• **MATERIAL PROVIDED**
###
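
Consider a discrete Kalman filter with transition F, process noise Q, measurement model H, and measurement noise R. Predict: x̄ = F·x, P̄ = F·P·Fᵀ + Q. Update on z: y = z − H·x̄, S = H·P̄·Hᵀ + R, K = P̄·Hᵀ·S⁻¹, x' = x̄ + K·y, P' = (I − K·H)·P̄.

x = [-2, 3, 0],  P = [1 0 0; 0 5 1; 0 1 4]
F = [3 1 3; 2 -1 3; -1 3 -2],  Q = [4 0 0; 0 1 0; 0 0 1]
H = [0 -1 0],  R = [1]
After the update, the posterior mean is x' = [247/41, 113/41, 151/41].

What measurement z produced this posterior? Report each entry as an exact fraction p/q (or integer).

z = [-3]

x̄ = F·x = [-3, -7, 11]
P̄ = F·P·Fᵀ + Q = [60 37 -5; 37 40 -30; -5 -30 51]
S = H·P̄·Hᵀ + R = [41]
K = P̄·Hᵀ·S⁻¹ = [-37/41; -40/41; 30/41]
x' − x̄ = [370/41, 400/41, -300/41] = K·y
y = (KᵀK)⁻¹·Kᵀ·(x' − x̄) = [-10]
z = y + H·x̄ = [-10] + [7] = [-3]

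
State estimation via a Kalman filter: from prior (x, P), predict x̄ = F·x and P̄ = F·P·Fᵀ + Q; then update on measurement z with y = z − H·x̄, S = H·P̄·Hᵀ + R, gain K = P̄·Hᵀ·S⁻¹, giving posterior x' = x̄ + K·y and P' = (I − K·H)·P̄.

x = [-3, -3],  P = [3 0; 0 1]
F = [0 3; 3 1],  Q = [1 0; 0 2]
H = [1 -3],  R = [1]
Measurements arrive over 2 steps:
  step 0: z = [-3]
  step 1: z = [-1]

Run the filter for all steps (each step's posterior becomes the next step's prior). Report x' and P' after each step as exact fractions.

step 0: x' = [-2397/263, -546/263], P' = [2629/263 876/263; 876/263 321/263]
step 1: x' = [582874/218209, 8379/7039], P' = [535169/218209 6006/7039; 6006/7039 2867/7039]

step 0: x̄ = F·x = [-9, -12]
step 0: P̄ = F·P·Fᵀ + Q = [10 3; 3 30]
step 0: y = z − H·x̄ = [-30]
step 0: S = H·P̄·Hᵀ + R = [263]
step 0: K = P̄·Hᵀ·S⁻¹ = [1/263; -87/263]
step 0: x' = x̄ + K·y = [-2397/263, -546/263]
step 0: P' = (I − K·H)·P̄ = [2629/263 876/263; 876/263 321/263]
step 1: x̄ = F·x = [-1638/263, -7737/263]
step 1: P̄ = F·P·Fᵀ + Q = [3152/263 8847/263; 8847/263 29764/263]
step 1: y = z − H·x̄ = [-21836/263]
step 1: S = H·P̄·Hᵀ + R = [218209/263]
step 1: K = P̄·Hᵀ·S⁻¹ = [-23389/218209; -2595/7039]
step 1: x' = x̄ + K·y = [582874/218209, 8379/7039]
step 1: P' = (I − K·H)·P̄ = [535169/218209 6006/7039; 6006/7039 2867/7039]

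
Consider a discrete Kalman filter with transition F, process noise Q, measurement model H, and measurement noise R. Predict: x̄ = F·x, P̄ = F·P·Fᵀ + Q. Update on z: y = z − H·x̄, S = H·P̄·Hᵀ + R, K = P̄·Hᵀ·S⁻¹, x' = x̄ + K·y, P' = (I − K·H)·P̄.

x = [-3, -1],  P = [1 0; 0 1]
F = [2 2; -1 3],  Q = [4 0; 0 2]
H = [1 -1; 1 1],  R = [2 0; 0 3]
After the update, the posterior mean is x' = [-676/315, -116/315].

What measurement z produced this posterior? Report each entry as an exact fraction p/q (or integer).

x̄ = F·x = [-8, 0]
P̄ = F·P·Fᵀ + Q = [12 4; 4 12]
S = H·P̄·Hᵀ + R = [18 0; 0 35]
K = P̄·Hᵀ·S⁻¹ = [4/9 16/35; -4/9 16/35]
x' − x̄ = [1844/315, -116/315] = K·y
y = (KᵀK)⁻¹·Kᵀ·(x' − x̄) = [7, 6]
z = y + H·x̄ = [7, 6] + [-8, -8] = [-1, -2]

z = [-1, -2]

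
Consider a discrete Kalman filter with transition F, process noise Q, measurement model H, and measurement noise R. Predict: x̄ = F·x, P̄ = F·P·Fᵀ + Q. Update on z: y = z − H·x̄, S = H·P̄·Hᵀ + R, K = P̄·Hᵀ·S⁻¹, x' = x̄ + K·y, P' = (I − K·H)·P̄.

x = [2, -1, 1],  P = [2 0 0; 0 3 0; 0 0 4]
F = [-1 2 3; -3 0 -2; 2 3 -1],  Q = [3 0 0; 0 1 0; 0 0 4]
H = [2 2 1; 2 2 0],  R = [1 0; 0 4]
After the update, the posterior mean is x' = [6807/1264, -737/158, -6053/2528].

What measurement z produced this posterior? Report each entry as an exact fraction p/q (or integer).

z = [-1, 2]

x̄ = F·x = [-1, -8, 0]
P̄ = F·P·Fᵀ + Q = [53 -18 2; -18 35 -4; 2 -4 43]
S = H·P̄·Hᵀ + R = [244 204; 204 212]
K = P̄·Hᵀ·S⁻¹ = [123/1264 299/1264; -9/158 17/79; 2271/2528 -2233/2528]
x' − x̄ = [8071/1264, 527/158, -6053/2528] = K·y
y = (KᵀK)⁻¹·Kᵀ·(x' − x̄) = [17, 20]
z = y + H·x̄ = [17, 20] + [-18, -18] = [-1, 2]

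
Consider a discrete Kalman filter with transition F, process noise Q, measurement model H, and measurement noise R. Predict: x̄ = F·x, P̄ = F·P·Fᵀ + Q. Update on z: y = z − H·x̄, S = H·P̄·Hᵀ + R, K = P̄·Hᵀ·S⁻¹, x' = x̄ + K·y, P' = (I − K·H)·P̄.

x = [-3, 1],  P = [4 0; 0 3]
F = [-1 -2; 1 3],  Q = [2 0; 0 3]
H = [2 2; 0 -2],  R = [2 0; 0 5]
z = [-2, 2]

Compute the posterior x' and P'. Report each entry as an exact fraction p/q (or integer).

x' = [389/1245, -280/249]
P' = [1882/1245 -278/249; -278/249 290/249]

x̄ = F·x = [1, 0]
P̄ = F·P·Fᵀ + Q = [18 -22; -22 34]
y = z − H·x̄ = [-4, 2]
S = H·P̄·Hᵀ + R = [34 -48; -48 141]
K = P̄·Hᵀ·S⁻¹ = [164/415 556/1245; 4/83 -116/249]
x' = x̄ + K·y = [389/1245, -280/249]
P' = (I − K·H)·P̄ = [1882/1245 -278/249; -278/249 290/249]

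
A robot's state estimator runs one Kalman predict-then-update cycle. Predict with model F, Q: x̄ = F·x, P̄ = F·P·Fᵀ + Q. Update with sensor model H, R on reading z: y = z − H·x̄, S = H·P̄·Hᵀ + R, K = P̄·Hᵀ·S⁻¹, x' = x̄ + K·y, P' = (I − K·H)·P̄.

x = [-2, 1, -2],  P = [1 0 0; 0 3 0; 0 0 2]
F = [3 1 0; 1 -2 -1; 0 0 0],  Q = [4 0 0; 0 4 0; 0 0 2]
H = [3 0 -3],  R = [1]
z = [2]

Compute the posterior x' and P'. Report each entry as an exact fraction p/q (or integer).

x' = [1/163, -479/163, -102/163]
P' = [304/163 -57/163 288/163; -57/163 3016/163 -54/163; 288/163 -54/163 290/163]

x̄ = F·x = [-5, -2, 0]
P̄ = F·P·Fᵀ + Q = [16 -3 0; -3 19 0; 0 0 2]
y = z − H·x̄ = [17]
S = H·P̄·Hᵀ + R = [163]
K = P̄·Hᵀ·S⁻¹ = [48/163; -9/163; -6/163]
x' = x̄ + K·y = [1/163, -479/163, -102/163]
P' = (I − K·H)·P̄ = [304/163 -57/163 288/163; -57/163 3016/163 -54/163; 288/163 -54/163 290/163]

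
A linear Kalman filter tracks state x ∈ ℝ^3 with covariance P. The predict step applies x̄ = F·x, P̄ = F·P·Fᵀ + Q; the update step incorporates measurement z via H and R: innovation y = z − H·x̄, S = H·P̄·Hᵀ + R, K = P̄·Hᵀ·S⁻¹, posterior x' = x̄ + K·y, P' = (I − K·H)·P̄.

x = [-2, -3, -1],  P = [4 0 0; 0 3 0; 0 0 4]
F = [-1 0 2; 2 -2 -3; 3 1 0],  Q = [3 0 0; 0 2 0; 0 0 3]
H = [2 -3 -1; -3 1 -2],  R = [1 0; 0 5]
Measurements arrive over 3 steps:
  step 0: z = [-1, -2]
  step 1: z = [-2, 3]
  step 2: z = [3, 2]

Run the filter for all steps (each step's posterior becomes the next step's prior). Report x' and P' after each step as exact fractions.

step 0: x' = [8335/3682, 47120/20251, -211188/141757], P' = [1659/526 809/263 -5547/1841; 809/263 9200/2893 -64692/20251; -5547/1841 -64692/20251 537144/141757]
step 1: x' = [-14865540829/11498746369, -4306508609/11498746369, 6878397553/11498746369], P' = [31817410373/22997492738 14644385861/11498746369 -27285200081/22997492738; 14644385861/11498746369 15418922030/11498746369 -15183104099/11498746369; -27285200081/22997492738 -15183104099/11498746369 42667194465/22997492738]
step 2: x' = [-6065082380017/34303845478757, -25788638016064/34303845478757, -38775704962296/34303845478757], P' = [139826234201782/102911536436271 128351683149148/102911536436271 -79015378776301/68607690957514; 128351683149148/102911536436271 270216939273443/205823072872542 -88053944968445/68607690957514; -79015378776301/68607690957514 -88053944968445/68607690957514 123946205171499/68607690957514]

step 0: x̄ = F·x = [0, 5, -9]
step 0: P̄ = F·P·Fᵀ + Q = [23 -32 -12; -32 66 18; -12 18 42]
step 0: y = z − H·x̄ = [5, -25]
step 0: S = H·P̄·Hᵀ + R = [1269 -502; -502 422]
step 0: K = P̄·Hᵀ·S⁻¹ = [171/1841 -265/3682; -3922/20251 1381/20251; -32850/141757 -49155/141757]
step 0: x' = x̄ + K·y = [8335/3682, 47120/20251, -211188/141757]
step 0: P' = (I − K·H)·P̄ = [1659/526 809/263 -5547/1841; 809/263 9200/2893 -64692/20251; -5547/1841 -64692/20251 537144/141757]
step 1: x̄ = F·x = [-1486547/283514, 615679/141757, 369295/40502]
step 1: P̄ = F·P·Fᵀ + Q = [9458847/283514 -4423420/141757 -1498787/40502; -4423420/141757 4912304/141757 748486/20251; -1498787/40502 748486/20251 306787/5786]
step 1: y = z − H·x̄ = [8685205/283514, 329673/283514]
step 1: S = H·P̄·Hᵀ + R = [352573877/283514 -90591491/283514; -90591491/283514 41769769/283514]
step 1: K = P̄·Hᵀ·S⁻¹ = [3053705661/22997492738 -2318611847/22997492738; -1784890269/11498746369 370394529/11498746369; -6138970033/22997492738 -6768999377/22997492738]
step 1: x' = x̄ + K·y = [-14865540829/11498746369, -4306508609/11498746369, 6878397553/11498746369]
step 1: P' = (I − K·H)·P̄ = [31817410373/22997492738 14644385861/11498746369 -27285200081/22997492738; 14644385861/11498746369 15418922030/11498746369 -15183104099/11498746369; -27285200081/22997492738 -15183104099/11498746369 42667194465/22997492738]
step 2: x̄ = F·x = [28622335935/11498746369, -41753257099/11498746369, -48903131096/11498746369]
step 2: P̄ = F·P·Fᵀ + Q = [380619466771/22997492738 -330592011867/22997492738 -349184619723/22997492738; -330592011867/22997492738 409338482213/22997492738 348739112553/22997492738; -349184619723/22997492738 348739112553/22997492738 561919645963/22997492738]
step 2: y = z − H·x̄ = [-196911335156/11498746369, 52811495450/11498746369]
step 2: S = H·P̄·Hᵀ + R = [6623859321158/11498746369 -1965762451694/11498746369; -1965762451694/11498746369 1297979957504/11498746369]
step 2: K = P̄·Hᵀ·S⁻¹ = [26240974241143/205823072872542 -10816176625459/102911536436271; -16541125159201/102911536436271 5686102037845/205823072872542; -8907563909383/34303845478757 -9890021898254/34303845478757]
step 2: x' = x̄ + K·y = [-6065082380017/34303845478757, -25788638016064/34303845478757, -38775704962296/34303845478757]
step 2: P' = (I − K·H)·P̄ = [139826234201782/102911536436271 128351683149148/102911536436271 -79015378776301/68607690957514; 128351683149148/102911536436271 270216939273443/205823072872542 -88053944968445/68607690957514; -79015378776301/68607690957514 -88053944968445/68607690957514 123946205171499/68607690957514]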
###
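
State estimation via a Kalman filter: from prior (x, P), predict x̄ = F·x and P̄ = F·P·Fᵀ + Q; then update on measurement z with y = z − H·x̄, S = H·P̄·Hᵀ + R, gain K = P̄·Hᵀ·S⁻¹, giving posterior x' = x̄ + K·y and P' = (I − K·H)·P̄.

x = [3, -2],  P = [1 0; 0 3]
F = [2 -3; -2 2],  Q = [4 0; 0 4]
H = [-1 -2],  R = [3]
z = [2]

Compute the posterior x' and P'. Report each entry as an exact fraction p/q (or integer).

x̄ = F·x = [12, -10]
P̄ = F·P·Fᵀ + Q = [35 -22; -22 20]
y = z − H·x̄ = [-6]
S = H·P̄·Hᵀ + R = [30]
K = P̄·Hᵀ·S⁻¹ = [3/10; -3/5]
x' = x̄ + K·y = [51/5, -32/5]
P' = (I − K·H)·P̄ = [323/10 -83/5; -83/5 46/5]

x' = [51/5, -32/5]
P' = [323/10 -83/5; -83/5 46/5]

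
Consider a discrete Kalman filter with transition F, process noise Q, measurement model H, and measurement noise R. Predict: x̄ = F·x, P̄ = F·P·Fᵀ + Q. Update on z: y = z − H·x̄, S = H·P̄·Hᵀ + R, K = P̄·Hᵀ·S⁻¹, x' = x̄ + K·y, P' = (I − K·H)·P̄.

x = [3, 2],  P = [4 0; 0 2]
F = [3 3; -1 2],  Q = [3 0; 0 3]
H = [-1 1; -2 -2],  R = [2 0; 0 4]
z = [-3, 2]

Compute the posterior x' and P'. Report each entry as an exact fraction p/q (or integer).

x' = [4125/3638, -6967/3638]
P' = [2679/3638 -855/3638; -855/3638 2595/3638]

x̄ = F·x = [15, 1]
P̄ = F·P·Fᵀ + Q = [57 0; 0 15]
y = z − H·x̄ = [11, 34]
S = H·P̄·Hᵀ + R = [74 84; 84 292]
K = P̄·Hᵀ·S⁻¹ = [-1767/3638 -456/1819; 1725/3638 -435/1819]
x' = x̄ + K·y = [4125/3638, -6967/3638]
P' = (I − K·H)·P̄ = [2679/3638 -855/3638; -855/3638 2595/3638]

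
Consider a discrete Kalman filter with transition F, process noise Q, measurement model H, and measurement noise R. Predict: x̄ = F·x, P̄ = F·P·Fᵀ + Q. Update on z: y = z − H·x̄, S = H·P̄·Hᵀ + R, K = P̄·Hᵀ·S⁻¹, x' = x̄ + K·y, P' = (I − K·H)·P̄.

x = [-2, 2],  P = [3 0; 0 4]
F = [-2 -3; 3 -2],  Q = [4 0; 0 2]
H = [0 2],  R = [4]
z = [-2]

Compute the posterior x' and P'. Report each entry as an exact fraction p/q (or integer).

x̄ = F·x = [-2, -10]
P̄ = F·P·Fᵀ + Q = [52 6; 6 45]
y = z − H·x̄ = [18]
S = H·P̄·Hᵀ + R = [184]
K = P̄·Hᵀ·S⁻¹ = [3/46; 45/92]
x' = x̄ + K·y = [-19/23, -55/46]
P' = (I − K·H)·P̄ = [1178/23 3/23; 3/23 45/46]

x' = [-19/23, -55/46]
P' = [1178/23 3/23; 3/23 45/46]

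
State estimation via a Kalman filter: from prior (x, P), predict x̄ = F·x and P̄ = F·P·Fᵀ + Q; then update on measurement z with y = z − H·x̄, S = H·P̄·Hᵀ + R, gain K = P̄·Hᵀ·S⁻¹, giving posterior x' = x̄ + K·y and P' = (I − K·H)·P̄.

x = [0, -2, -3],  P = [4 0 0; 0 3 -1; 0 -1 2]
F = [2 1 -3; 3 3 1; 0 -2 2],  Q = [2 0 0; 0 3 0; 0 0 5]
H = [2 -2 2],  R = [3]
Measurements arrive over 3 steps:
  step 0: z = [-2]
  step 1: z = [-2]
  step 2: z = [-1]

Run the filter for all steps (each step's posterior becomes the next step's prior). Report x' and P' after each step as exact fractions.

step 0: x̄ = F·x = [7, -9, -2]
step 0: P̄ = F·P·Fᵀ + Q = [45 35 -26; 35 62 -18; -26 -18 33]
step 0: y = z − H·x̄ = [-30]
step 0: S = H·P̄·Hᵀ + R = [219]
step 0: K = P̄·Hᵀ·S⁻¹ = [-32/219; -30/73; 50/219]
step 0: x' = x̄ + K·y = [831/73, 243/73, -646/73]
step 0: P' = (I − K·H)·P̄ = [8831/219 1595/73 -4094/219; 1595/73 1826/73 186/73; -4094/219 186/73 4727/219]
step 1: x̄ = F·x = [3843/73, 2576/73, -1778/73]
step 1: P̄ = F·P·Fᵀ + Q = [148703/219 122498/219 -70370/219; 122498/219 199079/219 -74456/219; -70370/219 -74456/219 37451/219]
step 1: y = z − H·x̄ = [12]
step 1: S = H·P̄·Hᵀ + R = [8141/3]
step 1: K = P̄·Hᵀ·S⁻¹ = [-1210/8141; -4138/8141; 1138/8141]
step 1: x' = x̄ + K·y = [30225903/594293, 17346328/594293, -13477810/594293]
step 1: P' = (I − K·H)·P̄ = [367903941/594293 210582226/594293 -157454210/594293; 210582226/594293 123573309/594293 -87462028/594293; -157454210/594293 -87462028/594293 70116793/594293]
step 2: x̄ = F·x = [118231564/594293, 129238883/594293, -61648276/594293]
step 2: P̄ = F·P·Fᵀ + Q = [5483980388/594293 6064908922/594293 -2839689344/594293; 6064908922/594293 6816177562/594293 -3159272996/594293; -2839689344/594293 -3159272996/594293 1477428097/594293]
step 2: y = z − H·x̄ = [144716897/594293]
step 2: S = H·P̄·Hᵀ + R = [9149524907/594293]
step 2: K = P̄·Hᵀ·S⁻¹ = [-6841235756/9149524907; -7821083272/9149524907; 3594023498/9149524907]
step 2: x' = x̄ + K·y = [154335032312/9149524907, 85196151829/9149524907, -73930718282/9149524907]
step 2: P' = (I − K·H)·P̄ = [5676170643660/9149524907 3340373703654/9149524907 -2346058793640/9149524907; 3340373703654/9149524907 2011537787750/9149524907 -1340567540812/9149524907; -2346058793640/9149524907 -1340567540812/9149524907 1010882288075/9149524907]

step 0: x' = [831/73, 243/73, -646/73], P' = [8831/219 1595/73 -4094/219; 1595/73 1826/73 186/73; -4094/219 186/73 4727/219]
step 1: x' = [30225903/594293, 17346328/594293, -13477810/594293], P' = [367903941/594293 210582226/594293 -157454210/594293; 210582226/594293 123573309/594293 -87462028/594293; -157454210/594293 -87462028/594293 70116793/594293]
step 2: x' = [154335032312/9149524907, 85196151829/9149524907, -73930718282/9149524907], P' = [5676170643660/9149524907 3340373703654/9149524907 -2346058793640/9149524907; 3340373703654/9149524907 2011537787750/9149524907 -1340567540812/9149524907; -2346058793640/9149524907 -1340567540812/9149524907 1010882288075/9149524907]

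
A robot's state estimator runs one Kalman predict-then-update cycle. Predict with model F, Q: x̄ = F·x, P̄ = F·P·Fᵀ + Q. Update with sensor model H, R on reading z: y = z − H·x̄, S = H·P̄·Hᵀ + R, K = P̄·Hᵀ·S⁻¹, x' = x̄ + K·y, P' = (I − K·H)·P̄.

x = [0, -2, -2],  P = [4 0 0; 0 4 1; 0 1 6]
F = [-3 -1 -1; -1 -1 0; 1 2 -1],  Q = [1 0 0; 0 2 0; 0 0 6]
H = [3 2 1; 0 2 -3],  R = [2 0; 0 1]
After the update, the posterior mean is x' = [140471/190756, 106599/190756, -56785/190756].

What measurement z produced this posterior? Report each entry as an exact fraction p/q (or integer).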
###
• **ASSIGNMENT**
Your task is to copy every line of the entries that contains the string "mean".

• **ANSWER SECTION**
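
After the update, the posterior mean is x' = [247/41, 113/41, 151/41].
After the update, the posterior mean is x' = [-676/315, -116/315].
After the update, the posterior mean is x' = [6807/1264, -737/158, -6053/2528].
After the update, the posterior mean is x' = [140471/190756, 106599/190756, -56785/190756].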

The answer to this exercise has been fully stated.